* _Exercise directions_: From top to bottom, restate the entries below word for word.

Data items
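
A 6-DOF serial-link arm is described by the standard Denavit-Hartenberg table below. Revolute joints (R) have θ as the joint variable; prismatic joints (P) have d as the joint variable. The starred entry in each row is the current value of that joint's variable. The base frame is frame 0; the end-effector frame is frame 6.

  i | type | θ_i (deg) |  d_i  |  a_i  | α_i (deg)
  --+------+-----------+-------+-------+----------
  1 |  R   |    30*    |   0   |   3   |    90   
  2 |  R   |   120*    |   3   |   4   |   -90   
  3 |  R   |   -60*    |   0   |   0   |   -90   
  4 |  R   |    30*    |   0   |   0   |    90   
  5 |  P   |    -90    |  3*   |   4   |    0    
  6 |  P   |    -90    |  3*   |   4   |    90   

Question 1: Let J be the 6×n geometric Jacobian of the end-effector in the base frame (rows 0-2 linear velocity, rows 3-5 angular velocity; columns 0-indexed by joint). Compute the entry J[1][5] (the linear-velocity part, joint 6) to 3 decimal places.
prismatic axis z_5 = (-0.5413,-0.8125,-0.2165)
J_v[:, 5] = z_5; J_ω[:, 5] = (0,0,0)
entry J[1][5] = -0.8125

-0.812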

* _Response_:
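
A 6-DOF serial-link arm is described by the standard Denavit-Hartenberg table below. Revolute joints (R) have θ as the joint variable; prismatic joints (P) have d as the joint variable. The starred entry in each row is the current value of that joint's variable. The base frame is frame 0; the end-effector frame is frame 6.

  i | type | θ_i (deg) |  d_i  |  a_i  | α_i (deg)
  --+------+-----------+-------+-------+----------
  1 |  R   |    30*    |   0   |   3   |    90   
  2 |  R   |   120*    |   3   |   4   |   -90   
  3 |  R   |   -60*    |   0   |   0   |   -90   
  4 |  R   |    30*    |   0   |   0   |    90   
  5 |  P   |    -90    |  3*   |   4   |    0    
  6 |  P   |    -90    |  3*   |   4   |    90   

Question 1: Let J be the 6×n geometric Jacobian of the end-effector in the base frame (rows 0-2 linear velocity, rows 3-5 angular velocity; columns 0-indexed by joint). Compute the entry J[1][5] (the linear-velocity part, joint 6) to 3 decimal places.
prismatic axis z_5 = (-0.5413,-0.8125,-0.2165)
J_v[:, 5] = z_5; J_ω[:, 5] = (0,0,0)
entry J[1][5] = -0.8125

-0.812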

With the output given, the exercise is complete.